Repeat exactly the lines from the line containing "For a pulsed sonar: pulse" to the last line of the listing, including both.

Content starts

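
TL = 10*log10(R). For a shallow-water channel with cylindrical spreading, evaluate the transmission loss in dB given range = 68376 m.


48.35 dB


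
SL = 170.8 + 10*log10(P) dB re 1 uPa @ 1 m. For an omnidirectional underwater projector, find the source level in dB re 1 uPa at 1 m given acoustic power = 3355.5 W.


206.06 dB


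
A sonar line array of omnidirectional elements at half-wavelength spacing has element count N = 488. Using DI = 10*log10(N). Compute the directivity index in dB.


DI = 10*log10(488) = 26.88

26.88 dB


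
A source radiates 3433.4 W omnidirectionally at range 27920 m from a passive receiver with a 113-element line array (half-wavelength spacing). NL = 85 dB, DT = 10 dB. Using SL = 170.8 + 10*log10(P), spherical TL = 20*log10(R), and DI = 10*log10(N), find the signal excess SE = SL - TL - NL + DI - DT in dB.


Step 1: SL = 170.8 + 10*log10(3433.4) = 206.16 dB
Step 2: TL = 20*log10(27920) = 88.92 dB
Step 3: DI = 10*log10(113) = 20.53 dB
Step 4: SE = SL - TL - NL + DI - DT = 206.16 - 88.92 - 85 + 20.53 - 10 = 42.77

42.77 dB


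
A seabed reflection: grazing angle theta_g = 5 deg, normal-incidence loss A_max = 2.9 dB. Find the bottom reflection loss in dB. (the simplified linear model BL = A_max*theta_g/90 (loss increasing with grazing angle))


0.16 dB


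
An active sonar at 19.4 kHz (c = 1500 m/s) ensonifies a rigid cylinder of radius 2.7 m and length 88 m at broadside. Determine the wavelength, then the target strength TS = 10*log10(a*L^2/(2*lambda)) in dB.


Step 1: lambda = c/f = 1500/19400 = 0.07732 m
Step 2: TS = 10*log10(a*L^2/(2*lambda)) = 10*log10(2.7*88^2/(2*0.07732)) = 51.31

51.31 dB


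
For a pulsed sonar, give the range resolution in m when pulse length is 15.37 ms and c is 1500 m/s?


dR = c*tau/2 = 1500 * 15.37e-3 / 2 = 11.5275

11.5275 m


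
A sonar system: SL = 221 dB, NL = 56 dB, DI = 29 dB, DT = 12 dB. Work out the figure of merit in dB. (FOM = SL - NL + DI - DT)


FOM = SL - NL + DI - DT = 221 - 56 + 29 - 12 = 182

182 dB


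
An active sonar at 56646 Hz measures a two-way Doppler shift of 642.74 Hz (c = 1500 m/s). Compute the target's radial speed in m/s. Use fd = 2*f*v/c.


8.51 m/s


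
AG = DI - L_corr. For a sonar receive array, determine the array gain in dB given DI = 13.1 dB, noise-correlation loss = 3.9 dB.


AG = DI - L_corr = 13.1 - 3.9 = 9.2

9.2 dB


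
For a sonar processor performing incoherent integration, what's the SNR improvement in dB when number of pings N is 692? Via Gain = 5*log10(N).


Gain = 5*log10(692) = 14.2

14.2 dB


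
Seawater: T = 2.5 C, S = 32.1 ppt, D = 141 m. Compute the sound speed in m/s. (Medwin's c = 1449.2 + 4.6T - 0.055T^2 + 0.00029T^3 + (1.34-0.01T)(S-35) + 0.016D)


1458.8 m/s


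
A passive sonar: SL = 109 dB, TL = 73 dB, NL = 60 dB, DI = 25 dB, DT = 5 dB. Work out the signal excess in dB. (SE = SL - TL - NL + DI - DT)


SE = SL - TL - NL + DI - DT = 109 - 73 - 60 + 25 - 5 = -4

-4 dB


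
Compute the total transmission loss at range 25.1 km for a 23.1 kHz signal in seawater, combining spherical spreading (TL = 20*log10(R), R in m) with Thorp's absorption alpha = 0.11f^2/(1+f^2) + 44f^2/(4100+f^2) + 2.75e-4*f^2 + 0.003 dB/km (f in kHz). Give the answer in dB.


221.69 dB


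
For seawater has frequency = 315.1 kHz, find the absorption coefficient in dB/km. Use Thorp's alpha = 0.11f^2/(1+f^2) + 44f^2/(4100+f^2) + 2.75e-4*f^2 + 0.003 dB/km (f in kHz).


f^2 = 99288.01
alpha = 0.11*99288.01/(1+99288.01) + 44*99288.01/(4100+99288.01) + 2.75e-4*99288.01 + 0.003 = 69.672

69.672 dB/km


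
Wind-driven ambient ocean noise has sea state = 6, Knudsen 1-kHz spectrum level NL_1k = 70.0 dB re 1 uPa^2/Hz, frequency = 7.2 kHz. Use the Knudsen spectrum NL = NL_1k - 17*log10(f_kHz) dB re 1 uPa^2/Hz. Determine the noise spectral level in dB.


NL = NL_1k - 17*log10(f_kHz) = 70.0 - 17*log10(7.2) = 70.0 - (14.57) = 55.43

55.43 dB


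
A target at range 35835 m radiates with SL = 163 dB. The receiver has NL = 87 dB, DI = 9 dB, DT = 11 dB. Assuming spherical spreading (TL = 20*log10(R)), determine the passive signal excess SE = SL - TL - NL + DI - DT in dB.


-17.09 dB


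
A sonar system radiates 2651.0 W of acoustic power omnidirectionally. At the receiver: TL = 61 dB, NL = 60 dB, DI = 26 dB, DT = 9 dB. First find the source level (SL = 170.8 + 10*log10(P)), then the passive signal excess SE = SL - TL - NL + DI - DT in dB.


Step 1: SL = 170.8 + 10*log10(2651.0) = 205.03 dB
Step 2: SE = SL - TL - NL + DI - DT = 205.03 - 61 - 60 + 26 - 9 = 101.03

101.03 dB


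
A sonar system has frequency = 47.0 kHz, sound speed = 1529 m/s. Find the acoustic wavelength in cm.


3.25 cm


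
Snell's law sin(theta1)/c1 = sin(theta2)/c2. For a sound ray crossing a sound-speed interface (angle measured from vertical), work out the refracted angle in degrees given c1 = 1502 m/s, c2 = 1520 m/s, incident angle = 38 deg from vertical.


sin(theta2) = (c2/c1)*sin(theta1) = (1520/1502)*sin(38 deg) = 0.62304
theta2 = arcsin(0.62304) = 38.54

38.54 deg


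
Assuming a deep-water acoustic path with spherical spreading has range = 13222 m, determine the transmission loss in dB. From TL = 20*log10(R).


TL = 20*log10(13222) = 82.43

82.43 dB


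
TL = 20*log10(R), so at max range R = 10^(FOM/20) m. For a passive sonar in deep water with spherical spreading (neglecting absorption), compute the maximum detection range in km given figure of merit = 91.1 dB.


At max range FOM = TL, so 20*log10(R) = 91.1
R = 10^(91.1/20) = 35892.19 m = 35.89 km

35.89 km


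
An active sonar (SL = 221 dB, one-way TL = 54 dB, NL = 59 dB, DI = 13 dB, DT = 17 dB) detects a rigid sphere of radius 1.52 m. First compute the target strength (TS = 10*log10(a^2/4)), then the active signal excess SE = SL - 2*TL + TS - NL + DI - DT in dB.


Step 1: TS = 10*log10(1.52^2/4) = -2.38 dB
Step 2: SE = SL - 2*TL + TS - NL + DI - DT = 221 - 2*54 + (-2.38) - 59 + 13 - 17 = 47.62

47.62 dB


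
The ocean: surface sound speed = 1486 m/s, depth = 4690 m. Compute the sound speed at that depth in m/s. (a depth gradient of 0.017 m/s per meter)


1565.73 m/s


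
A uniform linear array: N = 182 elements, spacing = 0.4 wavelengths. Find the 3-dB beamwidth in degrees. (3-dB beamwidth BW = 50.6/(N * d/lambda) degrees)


0.7 deg


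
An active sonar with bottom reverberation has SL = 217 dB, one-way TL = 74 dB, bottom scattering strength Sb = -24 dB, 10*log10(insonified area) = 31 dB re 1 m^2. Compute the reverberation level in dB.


76 dB


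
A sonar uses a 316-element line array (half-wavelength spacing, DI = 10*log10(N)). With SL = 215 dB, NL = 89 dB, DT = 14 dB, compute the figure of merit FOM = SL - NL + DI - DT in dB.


Step 1: DI = 10*log10(316) = 25.0 dB
Step 2: FOM = SL - NL + DI - DT = 215 - 89 + 25.0 - 14 = 137.0

137.0 dB


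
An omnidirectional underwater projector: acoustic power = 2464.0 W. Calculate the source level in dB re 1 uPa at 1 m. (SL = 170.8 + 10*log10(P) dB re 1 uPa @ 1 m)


204.72 dB


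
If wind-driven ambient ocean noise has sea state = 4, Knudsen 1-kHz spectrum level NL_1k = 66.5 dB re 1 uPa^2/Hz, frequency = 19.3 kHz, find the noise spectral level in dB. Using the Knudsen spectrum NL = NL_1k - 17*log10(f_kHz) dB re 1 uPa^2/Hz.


NL = NL_1k - 17*log10(f_kHz) = 66.5 - 17*log10(19.3) = 66.5 - (21.85) = 44.65

44.65 dB


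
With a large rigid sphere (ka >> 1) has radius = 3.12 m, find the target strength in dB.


3.86 dB


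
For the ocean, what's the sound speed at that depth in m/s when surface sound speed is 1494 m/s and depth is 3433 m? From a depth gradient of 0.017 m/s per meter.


c = 1494 + 0.017 * 3433 = 1552.361

1552.361 m/s


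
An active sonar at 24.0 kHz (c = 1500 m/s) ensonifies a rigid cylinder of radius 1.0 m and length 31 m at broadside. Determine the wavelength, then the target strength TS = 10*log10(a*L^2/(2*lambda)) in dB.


Step 1: lambda = c/f = 1500/24000 = 0.0625 m
Step 2: TS = 10*log10(a*L^2/(2*lambda)) = 10*log10(1.0*31^2/(2*0.0625)) = 38.86

38.86 dB


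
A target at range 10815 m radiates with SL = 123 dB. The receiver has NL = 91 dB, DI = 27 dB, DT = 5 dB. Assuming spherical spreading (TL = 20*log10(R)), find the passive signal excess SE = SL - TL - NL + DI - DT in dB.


Step 1: TL = 20*log10(10815) = 80.68 dB
Step 2: SE = 123 - 80.68 - 91 + 27 - 5 = -26.68

-26.68 dB


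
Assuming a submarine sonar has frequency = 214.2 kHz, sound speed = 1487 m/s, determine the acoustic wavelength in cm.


lambda = c/f = 1487 / 214200 = 0.0069 m = 0.69 cm

0.69 cm


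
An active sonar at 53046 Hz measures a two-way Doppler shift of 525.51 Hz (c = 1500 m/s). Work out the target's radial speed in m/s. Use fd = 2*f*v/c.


From fd = 2*f*v/c, v = c*fd/(2*f) = 1500 * 525.51 / (2*53046) = 7.43

7.43 m/s


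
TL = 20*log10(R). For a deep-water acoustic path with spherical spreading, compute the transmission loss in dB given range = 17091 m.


TL = 20*log10(17091) = 84.66

84.66 dB


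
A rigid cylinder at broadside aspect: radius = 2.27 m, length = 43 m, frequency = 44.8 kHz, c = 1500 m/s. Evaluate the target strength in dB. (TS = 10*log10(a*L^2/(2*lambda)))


47.97 dB


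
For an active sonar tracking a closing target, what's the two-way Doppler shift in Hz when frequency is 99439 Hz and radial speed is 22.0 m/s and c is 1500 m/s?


2916.88 Hz


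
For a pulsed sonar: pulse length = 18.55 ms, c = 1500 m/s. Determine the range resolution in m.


dR = c*tau/2 = 1500 * 18.55e-3 / 2 = 13.9125

13.9125 m


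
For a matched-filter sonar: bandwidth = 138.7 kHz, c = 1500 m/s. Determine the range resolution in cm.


0.54 cm


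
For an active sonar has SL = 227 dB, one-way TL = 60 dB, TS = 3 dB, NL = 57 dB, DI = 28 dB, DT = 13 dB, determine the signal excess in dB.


SE = SL - 2*TL + TS - NL + DI - DT = 227 - 2*60 + (3) - 57 + 28 - 13 = 68

68 dB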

Content ends

Exercise answer:
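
For a pulsed sonar: pulse length = 18.55 ms, c = 1500 m/s. Determine the range resolution in m.


dR = c*tau/2 = 1500 * 18.55e-3 / 2 = 13.9125

13.9125 m


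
For a matched-filter sonar: bandwidth = 138.7 kHz, c = 1500 m/s. Determine the range resolution in cm.


0.54 cm


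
For an active sonar has SL = 227 dB, one-way TL = 60 dB, TS = 3 dB, NL = 57 dB, DI = 28 dB, DT = 13 dB, determine the signal excess in dB.


SE = SL - 2*TL + TS - NL + DI - DT = 227 - 2*60 + (3) - 57 + 28 - 13 = 68

68 dB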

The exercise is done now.